## Aim of the exercise
Every record is to be returned as written, with no omissions.

(Data)

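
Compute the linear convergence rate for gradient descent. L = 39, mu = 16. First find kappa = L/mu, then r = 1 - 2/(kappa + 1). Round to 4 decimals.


Step 1: Compute the condition number.
kappa = L/mu = 39/16 = 2.4375
Step 2: Compute the convergence rate.
r = 1 - 2/(kappa + 1) = 1 - 2*mu/(L + mu) = (L - mu)/(L + mu) = 23/55 = 0.4182


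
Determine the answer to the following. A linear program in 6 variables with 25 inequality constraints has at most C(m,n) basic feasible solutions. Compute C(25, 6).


Each vertex corresponds to some choice of n active constraints out of m, so the number of vertices is at most C(m, n) = m! / (n!(m-n)!).
m = 25, n = 6
Numerator: 25 * 24 * 23 * 22 * 21 * 20
Denominator: 6! = 720
C(25, 6) = 177100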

(End Data)

## Response area
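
Compute the linear convergence rate for gradient descent. L = 39, mu = 16. First find kappa = L/mu, then r = 1 - 2/(kappa + 1). Round to 4 decimals.


Step 1: Compute the condition number.
kappa = L/mu = 39/16 = 2.4375
Step 2: Compute the convergence rate.
r = 1 - 2/(kappa + 1) = 1 - 2*mu/(L + mu) = (L - mu)/(L + mu) = 23/55 = 0.4182


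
Determine the answer to the following. A linear program in 6 variables with 25 inequality constraints has at most C(m,n) basic feasible solutions. Compute C(25, 6).


Each vertex corresponds to some choice of n active constraints out of m, so the number of vertices is at most C(m, n) = m! / (n!(m-n)!).
m = 25, n = 6
Numerator: 25 * 24 * 23 * 22 * 21 * 20
Denominator: 6! = 720
C(25, 6) = 177100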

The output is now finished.